[Stored data]
* * *

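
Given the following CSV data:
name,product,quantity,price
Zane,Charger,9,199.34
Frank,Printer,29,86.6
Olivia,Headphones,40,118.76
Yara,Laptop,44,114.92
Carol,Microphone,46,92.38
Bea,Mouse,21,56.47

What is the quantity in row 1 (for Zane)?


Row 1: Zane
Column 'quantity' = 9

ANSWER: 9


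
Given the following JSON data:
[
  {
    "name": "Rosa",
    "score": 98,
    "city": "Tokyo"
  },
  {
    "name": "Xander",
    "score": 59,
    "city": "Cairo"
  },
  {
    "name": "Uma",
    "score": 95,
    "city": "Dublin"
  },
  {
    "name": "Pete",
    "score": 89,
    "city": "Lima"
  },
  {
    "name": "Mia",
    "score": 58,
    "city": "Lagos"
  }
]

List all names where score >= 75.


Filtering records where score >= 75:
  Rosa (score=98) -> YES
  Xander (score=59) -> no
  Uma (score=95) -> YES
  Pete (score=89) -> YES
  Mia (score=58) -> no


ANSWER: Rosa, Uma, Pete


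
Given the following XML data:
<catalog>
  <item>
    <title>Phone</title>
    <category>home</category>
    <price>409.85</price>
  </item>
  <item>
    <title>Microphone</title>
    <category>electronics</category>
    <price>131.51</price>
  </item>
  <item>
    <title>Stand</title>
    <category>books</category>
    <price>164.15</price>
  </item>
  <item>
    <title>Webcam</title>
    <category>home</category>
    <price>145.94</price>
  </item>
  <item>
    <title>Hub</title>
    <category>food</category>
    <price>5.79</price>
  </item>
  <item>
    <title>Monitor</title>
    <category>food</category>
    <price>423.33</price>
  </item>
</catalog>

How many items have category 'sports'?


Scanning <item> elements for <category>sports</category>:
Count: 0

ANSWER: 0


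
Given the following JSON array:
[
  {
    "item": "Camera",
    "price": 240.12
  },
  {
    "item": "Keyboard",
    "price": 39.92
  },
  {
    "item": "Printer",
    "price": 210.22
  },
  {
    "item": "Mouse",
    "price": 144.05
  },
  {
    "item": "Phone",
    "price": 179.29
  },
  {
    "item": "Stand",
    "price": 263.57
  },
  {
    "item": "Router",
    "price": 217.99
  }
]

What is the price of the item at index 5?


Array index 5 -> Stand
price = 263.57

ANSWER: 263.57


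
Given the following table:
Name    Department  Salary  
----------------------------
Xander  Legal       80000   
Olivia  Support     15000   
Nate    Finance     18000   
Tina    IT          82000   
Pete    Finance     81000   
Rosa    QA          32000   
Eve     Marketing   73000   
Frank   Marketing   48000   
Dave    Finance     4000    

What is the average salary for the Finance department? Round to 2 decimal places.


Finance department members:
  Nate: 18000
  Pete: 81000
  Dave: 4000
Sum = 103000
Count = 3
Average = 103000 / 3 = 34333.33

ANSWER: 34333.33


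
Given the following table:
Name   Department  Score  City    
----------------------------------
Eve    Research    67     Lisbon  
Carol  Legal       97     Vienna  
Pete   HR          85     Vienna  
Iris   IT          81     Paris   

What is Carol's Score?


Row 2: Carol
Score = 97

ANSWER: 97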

* * *

**What needs to be done:** Repeat all the lines above, keeping them exactly as they are.

**Problem solution:**
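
Given the following CSV data:
name,product,quantity,price
Zane,Charger,9,199.34
Frank,Printer,29,86.6
Olivia,Headphones,40,118.76
Yara,Laptop,44,114.92
Carol,Microphone,46,92.38
Bea,Mouse,21,56.47

What is the quantity in row 1 (for Zane)?


Row 1: Zane
Column 'quantity' = 9

ANSWER: 9


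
Given the following JSON data:
[
  {
    "name": "Rosa",
    "score": 98,
    "city": "Tokyo"
  },
  {
    "name": "Xander",
    "score": 59,
    "city": "Cairo"
  },
  {
    "name": "Uma",
    "score": 95,
    "city": "Dublin"
  },
  {
    "name": "Pete",
    "score": 89,
    "city": "Lima"
  },
  {
    "name": "Mia",
    "score": 58,
    "city": "Lagos"
  }
]

List all names where score >= 75.


Filtering records where score >= 75:
  Rosa (score=98) -> YES
  Xander (score=59) -> no
  Uma (score=95) -> YES
  Pete (score=89) -> YES
  Mia (score=58) -> no


ANSWER: Rosa, Uma, Pete


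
Given the following XML data:
<catalog>
  <item>
    <title>Phone</title>
    <category>home</category>
    <price>409.85</price>
  </item>
  <item>
    <title>Microphone</title>
    <category>electronics</category>
    <price>131.51</price>
  </item>
  <item>
    <title>Stand</title>
    <category>books</category>
    <price>164.15</price>
  </item>
  <item>
    <title>Webcam</title>
    <category>home</category>
    <price>145.94</price>
  </item>
  <item>
    <title>Hub</title>
    <category>food</category>
    <price>5.79</price>
  </item>
  <item>
    <title>Monitor</title>
    <category>food</category>
    <price>423.33</price>
  </item>
</catalog>

How many items have category 'sports'?


Scanning <item> elements for <category>sports</category>:
Count: 0

ANSWER: 0


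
Given the following JSON array:
[
  {
    "item": "Camera",
    "price": 240.12
  },
  {
    "item": "Keyboard",
    "price": 39.92
  },
  {
    "item": "Printer",
    "price": 210.22
  },
  {
    "item": "Mouse",
    "price": 144.05
  },
  {
    "item": "Phone",
    "price": 179.29
  },
  {
    "item": "Stand",
    "price": 263.57
  },
  {
    "item": "Router",
    "price": 217.99
  }
]

What is the price of the item at index 5?


Array index 5 -> Stand
price = 263.57

ANSWER: 263.57


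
Given the following table:
Name    Department  Salary  
----------------------------
Xander  Legal       80000   
Olivia  Support     15000   
Nate    Finance     18000   
Tina    IT          82000   
Pete    Finance     81000   
Rosa    QA          32000   
Eve     Marketing   73000   
Frank   Marketing   48000   
Dave    Finance     4000    

What is the average salary for the Finance department? Round to 2 decimal places.


Finance department members:
  Nate: 18000
  Pete: 81000
  Dave: 4000
Sum = 103000
Count = 3
Average = 103000 / 3 = 34333.33

ANSWER: 34333.33


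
Given the following table:
Name   Department  Score  City    
----------------------------------
Eve    Research    67     Lisbon  
Carol  Legal       97     Vienna  
Pete   HR          85     Vienna  
Iris   IT          81     Paris   

What is Carol's Score?


Row 2: Carol
Score = 97

ANSWER: 97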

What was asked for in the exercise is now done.